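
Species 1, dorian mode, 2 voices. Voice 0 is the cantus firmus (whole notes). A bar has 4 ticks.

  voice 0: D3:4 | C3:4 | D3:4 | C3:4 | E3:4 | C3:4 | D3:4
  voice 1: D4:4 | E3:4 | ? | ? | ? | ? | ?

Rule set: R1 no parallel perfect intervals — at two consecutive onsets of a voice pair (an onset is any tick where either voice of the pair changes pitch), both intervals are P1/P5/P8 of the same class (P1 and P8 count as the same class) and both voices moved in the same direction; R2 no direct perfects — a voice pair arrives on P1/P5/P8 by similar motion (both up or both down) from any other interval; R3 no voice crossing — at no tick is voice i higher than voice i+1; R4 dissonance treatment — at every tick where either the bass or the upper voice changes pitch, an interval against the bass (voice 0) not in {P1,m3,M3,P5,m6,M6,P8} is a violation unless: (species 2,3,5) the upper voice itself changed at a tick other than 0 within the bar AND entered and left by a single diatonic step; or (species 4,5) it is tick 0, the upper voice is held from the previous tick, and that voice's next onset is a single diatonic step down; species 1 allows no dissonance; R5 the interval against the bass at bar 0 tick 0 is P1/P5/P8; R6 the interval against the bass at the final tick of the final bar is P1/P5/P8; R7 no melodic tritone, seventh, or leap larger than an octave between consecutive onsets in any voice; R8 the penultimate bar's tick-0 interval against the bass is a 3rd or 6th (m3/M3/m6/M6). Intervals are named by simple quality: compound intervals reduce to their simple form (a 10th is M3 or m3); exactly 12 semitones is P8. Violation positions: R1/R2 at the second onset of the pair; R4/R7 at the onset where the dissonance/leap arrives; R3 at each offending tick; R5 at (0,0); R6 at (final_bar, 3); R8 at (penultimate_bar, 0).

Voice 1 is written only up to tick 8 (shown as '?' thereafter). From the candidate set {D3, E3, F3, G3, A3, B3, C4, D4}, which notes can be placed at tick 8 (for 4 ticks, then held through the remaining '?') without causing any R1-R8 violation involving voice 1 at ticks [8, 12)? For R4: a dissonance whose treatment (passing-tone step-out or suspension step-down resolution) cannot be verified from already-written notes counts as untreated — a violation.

{B3, D3, F3}

D3: legal
E3: violates R4
F3: legal
G3: violates R4
A3: violates R2
B3: legal
C4: violates R4
D4: violates R2,R7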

# Task directions
Every record above needs to be given again exactly.

# Exercise answer
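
Species 1, dorian mode, 2 voices. Voice 0 is the cantus firmus (whole notes). A bar has 4 ticks.

  voice 0: D3:4 | C3:4 | D3:4 | C3:4 | E3:4 | C3:4 | D3:4
  voice 1: D4:4 | E3:4 | ? | ? | ? | ? | ?

Rule set: R1 no parallel perfect intervals — at two consecutive onsets of a voice pair (an onset is any tick where either voice of the pair changes pitch), both intervals are P1/P5/P8 of the same class (P1 and P8 count as the same class) and both voices moved in the same direction; R2 no direct perfects — a voice pair arrives on P1/P5/P8 by similar motion (both up or both down) from any other interval; R3 no voice crossing — at no tick is voice i higher than voice i+1; R4 dissonance treatment — at every tick where either the bass or the upper voice changes pitch, an interval against the bass (voice 0) not in {P1,m3,M3,P5,m6,M6,P8} is a violation unless: (species 2,3,5) the upper voice itself changed at a tick other than 0 within the bar AND entered and left by a single diatonic step; or (species 4,5) it is tick 0, the upper voice is held from the previous tick, and that voice's next onset is a single diatonic step down; species 1 allows no dissonance; R5 the interval against the bass at bar 0 tick 0 is P1/P5/P8; R6 the interval against the bass at the final tick of the final bar is P1/P5/P8; R7 no melodic tritone, seventh, or leap larger than an octave between consecutive onsets in any voice; R8 the penultimate bar's tick-0 interval against the bass is a 3rd or 6th (m3/M3/m6/M6). Intervals are named by simple quality: compound intervals reduce to their simple form (a 10th is M3 or m3); exactly 12 semitones is P8. Violation positions: R1/R2 at the second onset of the pair; R4/R7 at the onset where the dissonance/leap arrives; R3 at each offending tick; R5 at (0,0); R6 at (final_bar, 3); R8 at (penultimate_bar, 0).

Voice 1 is written only up to tick 8 (shown as '?' thereafter). From the candidate set {D3, E3, F3, G3, A3, B3, C4, D4}, which notes can be placed at tick 8 (for 4 ticks, then held through the remaining '?') without causing any R1-R8 violation involving voice 1 at ticks [8, 12)? For R4: a dissonance whose treatment (passing-tone step-out or suspension step-down resolution) cannot be verified from already-written notes counts as untreated — a violation.

{B3, D3, F3}

D3: legal
E3: violates R4
F3: legal
G3: violates R4
A3: violates R2
B3: legal
C4: violates R4
D4: violates R2,R7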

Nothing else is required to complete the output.